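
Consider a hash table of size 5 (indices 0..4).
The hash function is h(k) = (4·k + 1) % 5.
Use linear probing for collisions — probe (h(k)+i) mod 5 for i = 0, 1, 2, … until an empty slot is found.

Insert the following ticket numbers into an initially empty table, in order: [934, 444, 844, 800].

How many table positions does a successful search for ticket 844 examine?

Insert 934: h=2, slot 2 empty => index 2.
Insert 444: h=2, slot 2 occupied => index 3.
Insert 844: h=2, slots 2,3 occupied => index 4.
Insert 800: h=1, slot 1 empty => index 1.
Table: [—, 800, 934, 444, 844]
Lookup 844: h=2, probe 2,3,4 → found at 4.

3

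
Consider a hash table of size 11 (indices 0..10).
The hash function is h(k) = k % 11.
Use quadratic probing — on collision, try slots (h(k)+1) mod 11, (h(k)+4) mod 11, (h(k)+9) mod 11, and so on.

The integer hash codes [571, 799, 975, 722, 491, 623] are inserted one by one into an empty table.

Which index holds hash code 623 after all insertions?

Insert 571: h=10, slot 10 empty → index 10.
Insert 799: h=7, slot 7 empty → index 7.
Insert 975: h=7, slot 7 occupied → index 8.
Insert 722: h=7, slots 7,8 occupied → index 0.
Insert 491: h=7, slots 7,8,0 occupied → index 5.
Insert 623: h=7, slots 7,8,0,5 occupied → index 1.
Table: [722, 623, _, _, _, 491, _, 799, 975, _, 571]

1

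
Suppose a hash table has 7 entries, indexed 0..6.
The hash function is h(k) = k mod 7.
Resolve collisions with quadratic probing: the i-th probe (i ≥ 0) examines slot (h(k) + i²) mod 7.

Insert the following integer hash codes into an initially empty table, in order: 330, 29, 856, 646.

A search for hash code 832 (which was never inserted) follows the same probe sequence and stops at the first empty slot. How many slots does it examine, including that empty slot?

Insert 330: h=1, slot 1 empty => index 1.
Insert 29: h=1, slot 1 occupied => index 2.
Insert 856: h=2, slot 2 occupied => index 3.
Insert 646: h=2, slots 2,3 occupied => index 6.
Table: [∅, 330, 29, 856, ∅, ∅, 646]
Lookup 832: h=6, probe 6,0 → slot 0 empty, not found.

2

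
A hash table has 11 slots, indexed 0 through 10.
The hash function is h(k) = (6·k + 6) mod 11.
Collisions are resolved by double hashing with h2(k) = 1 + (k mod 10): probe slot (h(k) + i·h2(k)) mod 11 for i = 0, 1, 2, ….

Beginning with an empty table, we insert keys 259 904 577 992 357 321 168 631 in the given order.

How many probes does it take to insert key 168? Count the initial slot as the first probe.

259 hashes to 9; slot 9 is free => place at 9.
904 hashes to 7; slot 7 is free => place at 7.
577 hashes to 3; slot 3 is free => place at 3.
992 hashes to 7, h2=3; 7 taken => place at 10.
357 hashes to 3, h2=8; 3 taken => place at 0.
321 hashes to 7, h2=2; 7,9,0 taken => place at 2.
168 hashes to 2, h2=9; 2,0,9,7 taken => place at 5.
631 hashes to 8; slot 8 is free => place at 8.
Table: [357, ∅, 321, 577, ∅, 168, ∅, 904, 631, 259, 992]

5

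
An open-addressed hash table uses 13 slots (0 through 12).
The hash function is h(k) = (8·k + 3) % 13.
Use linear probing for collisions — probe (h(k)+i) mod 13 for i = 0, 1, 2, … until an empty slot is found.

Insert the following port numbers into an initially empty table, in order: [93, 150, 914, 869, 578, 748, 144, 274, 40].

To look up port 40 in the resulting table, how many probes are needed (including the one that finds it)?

93 hashes to 6; slot 6 is free => place at 6.
150 hashes to 7; slot 7 is free => place at 7.
914 hashes to 9; slot 9 is free => place at 9.
869 hashes to 0; slot 0 is free => place at 0.
578 hashes to 12; slot 12 is free => place at 12.
748 hashes to 7; 7 taken => place at 8.
144 hashes to 11; slot 11 is free => place at 11.
274 hashes to 11; 11,12,0 taken => place at 1.
40 hashes to 11; 11,12,0,1 taken => place at 2.
Table: [869, 274, 40, _, _, _, 93, 150, 748, 914, _, 144, 578]
Lookup 40: h=11, probe 11,12,0,1,2 → found at 2.

5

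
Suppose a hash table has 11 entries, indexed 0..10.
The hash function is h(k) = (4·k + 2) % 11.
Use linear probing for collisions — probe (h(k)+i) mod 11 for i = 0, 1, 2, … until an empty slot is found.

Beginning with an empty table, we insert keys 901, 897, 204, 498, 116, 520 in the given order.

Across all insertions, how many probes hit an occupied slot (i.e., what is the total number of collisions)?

901 hashes to 9; slot 9 is free => place at 9.
897 hashes to 4; slot 4 is free => place at 4.
204 hashes to 4; 4 taken => place at 5.
498 hashes to 3; slot 3 is free => place at 3.
116 hashes to 4; 4,5 taken => place at 6.
520 hashes to 3; 3,4,5,6 taken => place at 7.
Table: [., ., ., 498, 897, 204, 116, 520, ., 901, .]

7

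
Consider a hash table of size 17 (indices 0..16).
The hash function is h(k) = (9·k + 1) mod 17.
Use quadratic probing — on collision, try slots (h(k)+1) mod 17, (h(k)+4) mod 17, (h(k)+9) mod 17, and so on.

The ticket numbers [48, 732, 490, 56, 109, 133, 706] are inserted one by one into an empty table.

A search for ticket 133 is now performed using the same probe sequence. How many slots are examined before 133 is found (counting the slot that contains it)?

4

48 hashes to 8; slot 8 is free → place at 8.
732 hashes to 10; slot 10 is free → place at 10.
490 hashes to 8; 8 taken → place at 9.
56 hashes to 12; slot 12 is free → place at 12.
109 hashes to 13; slot 13 is free → place at 13.
133 hashes to 8; 8,9,12 taken → place at 0.
706 hashes to 14; slot 14 is free → place at 14.
Table: [133, ∅, ∅, ∅, ∅, ∅, ∅, ∅, 48, 490, 732, ∅, 56, 109, 706, ∅, ∅]
Lookup 133: h=8, probe 8,9,12,0 → found at 0.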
....
What to work on:
Copy each line above that contains the string "keys".

Answer for this exercise:
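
Beginning with an empty table, we insert keys 259 904 577 992 357 321 168 631 in the given order.
Beginning with an empty table, we insert keys 901, 897, 204, 498, 116, 520 in the given order.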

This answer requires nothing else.